• Problem statement:
Could you give every record again, exactly as it reads?

[Saved data entries]

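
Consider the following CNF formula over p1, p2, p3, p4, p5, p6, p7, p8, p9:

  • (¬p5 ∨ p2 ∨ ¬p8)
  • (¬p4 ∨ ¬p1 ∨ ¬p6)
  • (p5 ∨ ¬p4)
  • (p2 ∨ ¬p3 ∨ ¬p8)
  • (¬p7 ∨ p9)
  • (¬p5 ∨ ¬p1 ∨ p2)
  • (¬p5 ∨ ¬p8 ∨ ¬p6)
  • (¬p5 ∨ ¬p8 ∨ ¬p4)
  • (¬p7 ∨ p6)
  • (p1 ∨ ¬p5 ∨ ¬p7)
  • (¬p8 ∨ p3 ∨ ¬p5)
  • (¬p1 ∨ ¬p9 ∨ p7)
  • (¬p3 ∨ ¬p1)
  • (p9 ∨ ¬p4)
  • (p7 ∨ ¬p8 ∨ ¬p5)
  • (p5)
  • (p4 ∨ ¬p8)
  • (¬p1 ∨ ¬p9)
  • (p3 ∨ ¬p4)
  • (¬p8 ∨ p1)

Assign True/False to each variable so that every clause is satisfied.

(p5) is a unit clause, so p5 = True.
p2 occurs only positively in the remaining clauses — set p2 = True.
Pure literal: p8 appears only negated; assign p8 = False.
Try p1 = False.
  then p7 is forced to False.
Set p3 = False and propagate.
  then p4 is forced to False.
p6, p9 are now unconstrained; take p6 = True, p9 = True.
Check each clause:
  1. (¬p5 ∨ p2 ∨ ¬p8) — ¬p8 is true.
  2. (¬p6 ∨ ¬p1 ∨ ¬p4) — ¬p4 is true.
  3. (¬p4 ∨ p5) — ¬p4 is true.
  4. (¬p8 ∨ p2 ∨ ¬p3) — ¬p8 is true.
  5. (¬p7 ∨ p9) — p9 is true.
  6. (¬p5 ∨ ¬p1 ∨ p2) — p2 is true.
  7. (¬p5 ∨ ¬p6 ∨ ¬p8) — ¬p8 is true.
  8. (¬p4 ∨ ¬p5 ∨ ¬p8) — ¬p8 is true.
  9. (p6 ∨ ¬p7) — ¬p7 is true.
  10. (p1 ∨ ¬p5 ∨ ¬p7) — ¬p7 is true.
  11. (p3 ∨ ¬p8 ∨ ¬p5) — ¬p8 is true.
  12. (¬p9 ∨ ¬p1 ∨ p7) — ¬p1 is true.
  13. (¬p3 ∨ ¬p1) — ¬p3 is true.
  14. (¬p4 ∨ p9) — p9 is true.
  15. (p7 ∨ ¬p5 ∨ ¬p8) — ¬p8 is true.
  16. (p5) — p5 is true.
  17. (p4 ∨ ¬p8) — ¬p8 is true.
  18. (¬p9 ∨ ¬p1) — ¬p1 is true.
  19. (¬p4 ∨ p3) — ¬p4 is true.
  20. (p1 ∨ ¬p8) — ¬p8 is true.

p1=False, p2=True, p3=False, p4=False, p5=True, p6=True, p7=False, p8=False, p9=True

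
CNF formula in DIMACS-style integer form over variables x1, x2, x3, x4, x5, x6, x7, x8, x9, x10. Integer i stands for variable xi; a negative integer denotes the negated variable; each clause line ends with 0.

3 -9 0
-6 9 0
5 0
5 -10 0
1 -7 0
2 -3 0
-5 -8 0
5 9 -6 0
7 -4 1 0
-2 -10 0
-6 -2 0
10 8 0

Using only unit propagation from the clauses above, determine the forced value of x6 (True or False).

False

(x5) stands alone — x5 = True.
In (~x5 \/ ~x8), ~x5 is now false; ~x8 must hold, so x8 = False.
From (x10 \/ x8) and x8 = False: x10 = True.
From (~x2 \/ ~x10) and x10 = True: x2 = False.
(~x3 \/ x2): since x2 = False, the clause reduces to (~x3). x3 = False.
From (~x9 \/ x3) and x3 = False: x9 = False.
(x9 \/ ~x6): since x9 = False, the clause reduces to (~x6). x6 = False.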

• Your solution:
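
Consider the following CNF formula over p1, p2, p3, p4, p5, p6, p7, p8, p9:

  • (¬p5 ∨ p2 ∨ ¬p8)
  • (¬p4 ∨ ¬p1 ∨ ¬p6)
  • (p5 ∨ ¬p4)
  • (p2 ∨ ¬p3 ∨ ¬p8)
  • (¬p7 ∨ p9)
  • (¬p5 ∨ ¬p1 ∨ p2)
  • (¬p5 ∨ ¬p8 ∨ ¬p6)
  • (¬p5 ∨ ¬p8 ∨ ¬p4)
  • (¬p7 ∨ p6)
  • (p1 ∨ ¬p5 ∨ ¬p7)
  • (¬p8 ∨ p3 ∨ ¬p5)
  • (¬p1 ∨ ¬p9 ∨ p7)
  • (¬p3 ∨ ¬p1)
  • (p9 ∨ ¬p4)
  • (p7 ∨ ¬p8 ∨ ¬p5)
  • (p5)
  • (p4 ∨ ¬p8)
  • (¬p1 ∨ ¬p9)
  • (p3 ∨ ¬p4)
  • (¬p8 ∨ p1)

Assign True/False to each variable so that every clause is satisfied.

(p5) is a unit clause, so p5 = True.
p2 occurs only positively in the remaining clauses — set p2 = True.
Pure literal: p8 appears only negated; assign p8 = False.
Try p1 = False.
  then p7 is forced to False.
Set p3 = False and propagate.
  then p4 is forced to False.
p6, p9 are now unconstrained; take p6 = True, p9 = True.
Check each clause:
  1. (¬p5 ∨ p2 ∨ ¬p8) — ¬p8 is true.
  2. (¬p6 ∨ ¬p1 ∨ ¬p4) — ¬p4 is true.
  3. (¬p4 ∨ p5) — ¬p4 is true.
  4. (¬p8 ∨ p2 ∨ ¬p3) — ¬p8 is true.
  5. (¬p7 ∨ p9) — p9 is true.
  6. (¬p5 ∨ ¬p1 ∨ p2) — p2 is true.
  7. (¬p5 ∨ ¬p6 ∨ ¬p8) — ¬p8 is true.
  8. (¬p4 ∨ ¬p5 ∨ ¬p8) — ¬p8 is true.
  9. (p6 ∨ ¬p7) — ¬p7 is true.
  10. (p1 ∨ ¬p5 ∨ ¬p7) — ¬p7 is true.
  11. (p3 ∨ ¬p8 ∨ ¬p5) — ¬p8 is true.
  12. (¬p9 ∨ ¬p1 ∨ p7) — ¬p1 is true.
  13. (¬p3 ∨ ¬p1) — ¬p3 is true.
  14. (¬p4 ∨ p9) — p9 is true.
  15. (p7 ∨ ¬p5 ∨ ¬p8) — ¬p8 is true.
  16. (p5) — p5 is true.
  17. (p4 ∨ ¬p8) — ¬p8 is true.
  18. (¬p9 ∨ ¬p1) — ¬p1 is true.
  19. (¬p4 ∨ p3) — ¬p4 is true.
  20. (p1 ∨ ¬p8) — ¬p8 is true.

p1=False, p2=True, p3=False, p4=False, p5=True, p6=True, p7=False, p8=False, p9=True

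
CNF formula in DIMACS-style integer form over variables x1, x2, x3, x4, x5, x6, x7, x8, x9, x10. Integer i stands for variable xi; a negative integer denotes the negated variable; each clause line ends with 0.

3 -9 0
-6 9 0
5 0
5 -10 0
1 -7 0
2 -3 0
-5 -8 0
5 9 -6 0
7 -4 1 0
-2 -10 0
-6 -2 0
10 8 0

Using only unit propagation from the clauses above, determine the forced value of x6 (True or False).

False

(x5) stands alone — x5 = True.
In (~x5 \/ ~x8), ~x5 is now false; ~x8 must hold, so x8 = False.
From (x10 \/ x8) and x8 = False: x10 = True.
From (~x2 \/ ~x10) and x10 = True: x2 = False.
(~x3 \/ x2): since x2 = False, the clause reduces to (~x3). x3 = False.
From (~x9 \/ x3) and x3 = False: x9 = False.
(x9 \/ ~x6): since x9 = False, the clause reduces to (~x6). x6 = False.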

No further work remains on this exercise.